> **What you should do**:
Once the lines below holding the string "State" are counted, give that number alone.

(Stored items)
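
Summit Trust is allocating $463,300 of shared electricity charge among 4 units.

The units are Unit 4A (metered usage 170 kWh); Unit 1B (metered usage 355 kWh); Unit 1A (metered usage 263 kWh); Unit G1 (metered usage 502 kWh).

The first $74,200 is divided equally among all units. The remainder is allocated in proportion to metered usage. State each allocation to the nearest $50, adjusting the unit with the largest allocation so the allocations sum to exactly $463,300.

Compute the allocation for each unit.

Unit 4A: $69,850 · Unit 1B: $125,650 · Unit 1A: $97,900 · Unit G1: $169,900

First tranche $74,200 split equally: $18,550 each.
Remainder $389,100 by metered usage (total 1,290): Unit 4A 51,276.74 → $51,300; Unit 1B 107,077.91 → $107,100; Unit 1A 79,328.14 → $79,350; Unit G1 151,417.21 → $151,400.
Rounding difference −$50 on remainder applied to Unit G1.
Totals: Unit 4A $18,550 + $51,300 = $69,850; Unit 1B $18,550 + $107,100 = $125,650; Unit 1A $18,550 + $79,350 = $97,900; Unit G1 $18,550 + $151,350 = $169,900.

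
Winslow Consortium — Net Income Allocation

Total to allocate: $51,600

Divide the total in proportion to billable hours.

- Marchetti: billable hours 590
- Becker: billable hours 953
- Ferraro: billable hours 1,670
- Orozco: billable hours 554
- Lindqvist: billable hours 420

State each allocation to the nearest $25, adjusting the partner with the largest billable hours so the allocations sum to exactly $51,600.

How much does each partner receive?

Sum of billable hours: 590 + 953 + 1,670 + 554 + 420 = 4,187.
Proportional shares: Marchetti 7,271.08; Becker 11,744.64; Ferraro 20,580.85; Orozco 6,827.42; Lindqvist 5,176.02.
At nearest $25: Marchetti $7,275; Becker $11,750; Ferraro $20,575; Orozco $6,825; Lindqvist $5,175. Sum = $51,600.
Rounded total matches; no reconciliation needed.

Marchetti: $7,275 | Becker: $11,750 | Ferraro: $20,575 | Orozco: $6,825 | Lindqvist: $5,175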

> **Exercise result**:
2